(Saved data entries)
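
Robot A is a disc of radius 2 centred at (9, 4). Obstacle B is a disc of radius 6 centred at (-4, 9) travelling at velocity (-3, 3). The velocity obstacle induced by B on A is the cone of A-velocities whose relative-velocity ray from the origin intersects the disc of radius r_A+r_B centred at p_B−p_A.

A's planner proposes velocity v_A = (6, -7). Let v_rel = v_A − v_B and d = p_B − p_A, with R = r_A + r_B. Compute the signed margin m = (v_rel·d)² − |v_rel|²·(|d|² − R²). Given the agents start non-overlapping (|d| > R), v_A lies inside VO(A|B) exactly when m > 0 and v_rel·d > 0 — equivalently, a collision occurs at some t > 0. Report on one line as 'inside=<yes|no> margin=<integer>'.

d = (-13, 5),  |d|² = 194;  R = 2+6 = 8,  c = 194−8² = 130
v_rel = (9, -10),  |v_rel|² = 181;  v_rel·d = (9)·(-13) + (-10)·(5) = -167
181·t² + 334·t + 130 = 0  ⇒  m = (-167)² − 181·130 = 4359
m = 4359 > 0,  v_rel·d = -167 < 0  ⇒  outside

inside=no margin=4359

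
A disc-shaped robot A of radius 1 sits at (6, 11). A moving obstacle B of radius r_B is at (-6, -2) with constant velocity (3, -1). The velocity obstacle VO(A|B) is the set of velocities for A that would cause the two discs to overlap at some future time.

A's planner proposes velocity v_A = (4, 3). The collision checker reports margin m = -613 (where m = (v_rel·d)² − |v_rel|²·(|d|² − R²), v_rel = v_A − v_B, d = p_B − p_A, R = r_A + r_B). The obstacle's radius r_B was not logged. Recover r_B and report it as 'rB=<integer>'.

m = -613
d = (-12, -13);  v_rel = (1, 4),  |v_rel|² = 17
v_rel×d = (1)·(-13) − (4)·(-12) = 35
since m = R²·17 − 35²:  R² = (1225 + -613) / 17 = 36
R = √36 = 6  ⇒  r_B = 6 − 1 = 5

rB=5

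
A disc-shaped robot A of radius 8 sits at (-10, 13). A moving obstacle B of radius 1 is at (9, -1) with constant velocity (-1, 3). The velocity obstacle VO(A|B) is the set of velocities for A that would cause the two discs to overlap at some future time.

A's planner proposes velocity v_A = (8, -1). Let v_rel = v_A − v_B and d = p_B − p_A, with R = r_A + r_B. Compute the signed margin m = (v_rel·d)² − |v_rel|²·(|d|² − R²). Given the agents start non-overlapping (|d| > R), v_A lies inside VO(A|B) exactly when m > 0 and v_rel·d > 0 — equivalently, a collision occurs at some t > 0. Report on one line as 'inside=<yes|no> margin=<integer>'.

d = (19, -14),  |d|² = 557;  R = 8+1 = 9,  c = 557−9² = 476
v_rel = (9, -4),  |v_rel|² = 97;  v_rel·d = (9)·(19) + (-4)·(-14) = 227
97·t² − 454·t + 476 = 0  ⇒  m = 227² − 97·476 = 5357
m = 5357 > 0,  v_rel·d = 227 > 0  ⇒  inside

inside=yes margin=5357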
==
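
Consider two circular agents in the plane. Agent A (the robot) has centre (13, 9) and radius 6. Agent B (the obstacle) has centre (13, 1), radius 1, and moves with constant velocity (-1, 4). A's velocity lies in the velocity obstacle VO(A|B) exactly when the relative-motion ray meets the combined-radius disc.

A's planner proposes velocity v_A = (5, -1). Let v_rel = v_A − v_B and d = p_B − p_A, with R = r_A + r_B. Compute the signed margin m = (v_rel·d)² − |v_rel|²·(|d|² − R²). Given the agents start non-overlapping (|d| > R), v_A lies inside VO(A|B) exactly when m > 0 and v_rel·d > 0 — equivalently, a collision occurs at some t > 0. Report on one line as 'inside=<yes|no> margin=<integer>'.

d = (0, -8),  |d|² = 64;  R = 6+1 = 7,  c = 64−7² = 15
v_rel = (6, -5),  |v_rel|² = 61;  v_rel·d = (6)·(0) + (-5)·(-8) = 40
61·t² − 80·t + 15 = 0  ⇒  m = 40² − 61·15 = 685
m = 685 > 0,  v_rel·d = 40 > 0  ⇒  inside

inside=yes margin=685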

▸ **Exercise details**
All lines above from the one containing "A's planner proposes velocity v_A = (6, -7)." to the one containing "A disc-shaped robot A of radius 8" must be repeated exactly, both lines included, and no others.

▸ **The answer**
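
A's planner proposes velocity v_A = (6, -7). Let v_rel = v_A − v_B and d = p_B − p_A, with R = r_A + r_B. Compute the signed margin m = (v_rel·d)² − |v_rel|²·(|d|² − R²). Given the agents start non-overlapping (|d| > R), v_A lies inside VO(A|B) exactly when m > 0 and v_rel·d > 0 — equivalently, a collision occurs at some t > 0. Report on one line as 'inside=<yes|no> margin=<integer>'.

d = (-13, 5),  |d|² = 194;  R = 2+6 = 8,  c = 194−8² = 130
v_rel = (9, -10),  |v_rel|² = 181;  v_rel·d = (9)·(-13) + (-10)·(5) = -167
181·t² + 334·t + 130 = 0  ⇒  m = (-167)² − 181·130 = 4359
m = 4359 > 0,  v_rel·d = -167 < 0  ⇒  outside

inside=no margin=4359

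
A disc-shaped robot A of radius 1 sits at (6, 11). A moving obstacle B of radius r_B is at (-6, -2) with constant velocity (3, -1). The velocity obstacle VO(A|B) is the set of velocities for A that would cause the two discs to overlap at some future time.

A's planner proposes velocity v_A = (4, 3). The collision checker reports margin m = -613 (where m = (v_rel·d)² − |v_rel|²·(|d|² − R²), v_rel = v_A − v_B, d = p_B − p_A, R = r_A + r_B). The obstacle's radius r_B was not logged. Recover r_B and report it as 'rB=<integer>'.

m = -613
d = (-12, -13);  v_rel = (1, 4),  |v_rel|² = 17
v_rel×d = (1)·(-13) − (4)·(-12) = 35
since m = R²·17 − 35²:  R² = (1225 + -613) / 17 = 36
R = √36 = 6  ⇒  r_B = 6 − 1 = 5

rB=5

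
A disc-shaped robot A of radius 8 sits at (-10, 13). A moving obstacle B of radius 1 is at (9, -1) with constant velocity (-1, 3). The velocity obstacle VO(A|B) is the set of velocities for A that would cause the two discs to overlap at some future time.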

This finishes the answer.